■ Task goal ■
Every line of the material below needs to be written out exactly, please.

■ Supplied entries ■
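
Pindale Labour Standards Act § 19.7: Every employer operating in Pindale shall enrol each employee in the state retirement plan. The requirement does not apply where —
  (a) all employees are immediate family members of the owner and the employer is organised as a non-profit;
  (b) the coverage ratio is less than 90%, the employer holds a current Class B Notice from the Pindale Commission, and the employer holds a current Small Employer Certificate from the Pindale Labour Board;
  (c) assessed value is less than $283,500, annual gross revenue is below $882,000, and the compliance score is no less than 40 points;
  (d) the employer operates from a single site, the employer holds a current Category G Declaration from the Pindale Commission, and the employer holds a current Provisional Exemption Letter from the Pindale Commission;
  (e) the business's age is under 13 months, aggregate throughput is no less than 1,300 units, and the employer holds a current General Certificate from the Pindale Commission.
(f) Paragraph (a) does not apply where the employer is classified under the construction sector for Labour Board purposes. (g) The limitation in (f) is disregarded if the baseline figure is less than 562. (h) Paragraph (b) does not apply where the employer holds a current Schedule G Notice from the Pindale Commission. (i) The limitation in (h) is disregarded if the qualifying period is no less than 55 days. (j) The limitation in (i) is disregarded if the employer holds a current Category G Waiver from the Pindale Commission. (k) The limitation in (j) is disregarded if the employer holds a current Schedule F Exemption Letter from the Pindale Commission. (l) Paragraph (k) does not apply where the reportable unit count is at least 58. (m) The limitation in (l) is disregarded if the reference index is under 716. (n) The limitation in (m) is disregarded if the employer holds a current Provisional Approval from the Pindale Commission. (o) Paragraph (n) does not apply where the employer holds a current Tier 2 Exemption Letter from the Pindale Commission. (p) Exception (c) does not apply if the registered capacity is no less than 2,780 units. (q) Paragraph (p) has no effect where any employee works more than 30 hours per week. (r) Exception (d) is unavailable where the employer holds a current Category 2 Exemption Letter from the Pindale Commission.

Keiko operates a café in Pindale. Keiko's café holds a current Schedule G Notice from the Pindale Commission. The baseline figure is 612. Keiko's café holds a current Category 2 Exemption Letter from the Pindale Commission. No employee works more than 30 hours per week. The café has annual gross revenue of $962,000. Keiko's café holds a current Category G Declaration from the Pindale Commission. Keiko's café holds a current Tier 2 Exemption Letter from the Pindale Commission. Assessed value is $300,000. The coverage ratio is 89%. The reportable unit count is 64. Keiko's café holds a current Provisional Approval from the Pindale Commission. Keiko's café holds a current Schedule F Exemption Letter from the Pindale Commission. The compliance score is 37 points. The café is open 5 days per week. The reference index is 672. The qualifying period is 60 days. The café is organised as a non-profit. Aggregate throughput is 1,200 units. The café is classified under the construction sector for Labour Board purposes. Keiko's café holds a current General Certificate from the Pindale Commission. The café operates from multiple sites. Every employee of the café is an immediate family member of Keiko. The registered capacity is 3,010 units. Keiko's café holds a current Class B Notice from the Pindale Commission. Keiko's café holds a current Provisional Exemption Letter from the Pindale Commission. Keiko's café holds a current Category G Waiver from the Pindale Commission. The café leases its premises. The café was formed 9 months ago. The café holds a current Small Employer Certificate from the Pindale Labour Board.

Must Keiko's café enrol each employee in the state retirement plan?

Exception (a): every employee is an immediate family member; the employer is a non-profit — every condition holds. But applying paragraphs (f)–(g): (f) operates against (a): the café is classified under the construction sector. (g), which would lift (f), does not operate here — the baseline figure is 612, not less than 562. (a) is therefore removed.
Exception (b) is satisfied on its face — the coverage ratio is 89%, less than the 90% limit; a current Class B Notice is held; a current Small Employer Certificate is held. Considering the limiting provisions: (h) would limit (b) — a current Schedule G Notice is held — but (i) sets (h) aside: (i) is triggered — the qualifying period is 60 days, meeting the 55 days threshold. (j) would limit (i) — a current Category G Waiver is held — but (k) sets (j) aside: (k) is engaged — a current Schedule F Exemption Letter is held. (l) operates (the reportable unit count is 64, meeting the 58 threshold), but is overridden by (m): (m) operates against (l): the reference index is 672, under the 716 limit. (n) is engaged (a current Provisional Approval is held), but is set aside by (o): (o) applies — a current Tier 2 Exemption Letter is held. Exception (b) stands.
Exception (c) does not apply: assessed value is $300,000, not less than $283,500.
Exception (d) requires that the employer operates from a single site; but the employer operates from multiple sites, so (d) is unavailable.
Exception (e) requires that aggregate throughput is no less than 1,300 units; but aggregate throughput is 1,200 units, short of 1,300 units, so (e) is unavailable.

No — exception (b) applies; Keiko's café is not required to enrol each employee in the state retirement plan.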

■ Written solution ■
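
Pindale Labour Standards Act § 19.7: Every employer operating in Pindale shall enrol each employee in the state retirement plan. The requirement does not apply where —
  (a) all employees are immediate family members of the owner and the employer is organised as a non-profit;
  (b) the coverage ratio is less than 90%, the employer holds a current Class B Notice from the Pindale Commission, and the employer holds a current Small Employer Certificate from the Pindale Labour Board;
  (c) assessed value is less than $283,500, annual gross revenue is below $882,000, and the compliance score is no less than 40 points;
  (d) the employer operates from a single site, the employer holds a current Category G Declaration from the Pindale Commission, and the employer holds a current Provisional Exemption Letter from the Pindale Commission;
  (e) the business's age is under 13 months, aggregate throughput is no less than 1,300 units, and the employer holds a current General Certificate from the Pindale Commission.
(f) Paragraph (a) does not apply where the employer is classified under the construction sector for Labour Board purposes. (g) The limitation in (f) is disregarded if the baseline figure is less than 562. (h) Paragraph (b) does not apply where the employer holds a current Schedule G Notice from the Pindale Commission. (i) The limitation in (h) is disregarded if the qualifying period is no less than 55 days. (j) The limitation in (i) is disregarded if the employer holds a current Category G Waiver from the Pindale Commission. (k) The limitation in (j) is disregarded if the employer holds a current Schedule F Exemption Letter from the Pindale Commission. (l) Paragraph (k) does not apply where the reportable unit count is at least 58. (m) The limitation in (l) is disregarded if the reference index is under 716. (n) The limitation in (m) is disregarded if the employer holds a current Provisional Approval from the Pindale Commission. (o) Paragraph (n) does not apply where the employer holds a current Tier 2 Exemption Letter from the Pindale Commission. (p) Exception (c) does not apply if the registered capacity is no less than 2,780 units. (q) Paragraph (p) has no effect where any employee works more than 30 hours per week. (r) Exception (d) is unavailable where the employer holds a current Category 2 Exemption Letter from the Pindale Commission.

Keiko operates a café in Pindale. Keiko's café holds a current Schedule G Notice from the Pindale Commission. The baseline figure is 612. Keiko's café holds a current Category 2 Exemption Letter from the Pindale Commission. No employee works more than 30 hours per week. The café has annual gross revenue of $962,000. Keiko's café holds a current Category G Declaration from the Pindale Commission. Keiko's café holds a current Tier 2 Exemption Letter from the Pindale Commission. Assessed value is $300,000. The coverage ratio is 89%. The reportable unit count is 64. Keiko's café holds a current Provisional Approval from the Pindale Commission. Keiko's café holds a current Schedule F Exemption Letter from the Pindale Commission. The compliance score is 37 points. The café is open 5 days per week. The reference index is 672. The qualifying period is 60 days. The café is organised as a non-profit. Aggregate throughput is 1,200 units. The café is classified under the construction sector for Labour Board purposes. Keiko's café holds a current General Certificate from the Pindale Commission. The café operates from multiple sites. Every employee of the café is an immediate family member of Keiko. The registered capacity is 3,010 units. Keiko's café holds a current Class B Notice from the Pindale Commission. Keiko's café holds a current Provisional Exemption Letter from the Pindale Commission. Keiko's café holds a current Category G Waiver from the Pindale Commission. The café leases its premises. The café was formed 9 months ago. The café holds a current Small Employer Certificate from the Pindale Labour Board.

Must Keiko's café enrol each employee in the state retirement plan?

Exception (a): every employee is an immediate family member; the employer is a non-profit — every condition holds. But applying paragraphs (f)–(g): (f) operates against (a): the café is classified under the construction sector. (g), which would lift (f), does not operate here — the baseline figure is 612, not less than 562. (a) is therefore removed.
Exception (b) is satisfied on its face — the coverage ratio is 89%, less than the 90% limit; a current Class B Notice is held; a current Small Employer Certificate is held. Considering the limiting provisions: (h) would limit (b) — a current Schedule G Notice is held — but (i) sets (h) aside: (i) is triggered — the qualifying period is 60 days, meeting the 55 days threshold. (j) would limit (i) — a current Category G Waiver is held — but (k) sets (j) aside: (k) is engaged — a current Schedule F Exemption Letter is held. (l) operates (the reportable unit count is 64, meeting the 58 threshold), but is overridden by (m): (m) operates against (l): the reference index is 672, under the 716 limit. (n) is engaged (a current Provisional Approval is held), but is set aside by (o): (o) applies — a current Tier 2 Exemption Letter is held. Exception (b) stands.
Exception (c) does not apply: assessed value is $300,000, not less than $283,500.
Exception (d) requires that the employer operates from a single site; but the employer operates from multiple sites, so (d) is unavailable.
Exception (e) requires that aggregate throughput is no less than 1,300 units; but aggregate throughput is 1,200 units, short of 1,300 units, so (e) is unavailable.

No — exception (b) applies; Keiko's café is not required to enrol each employee in the state retirement plan.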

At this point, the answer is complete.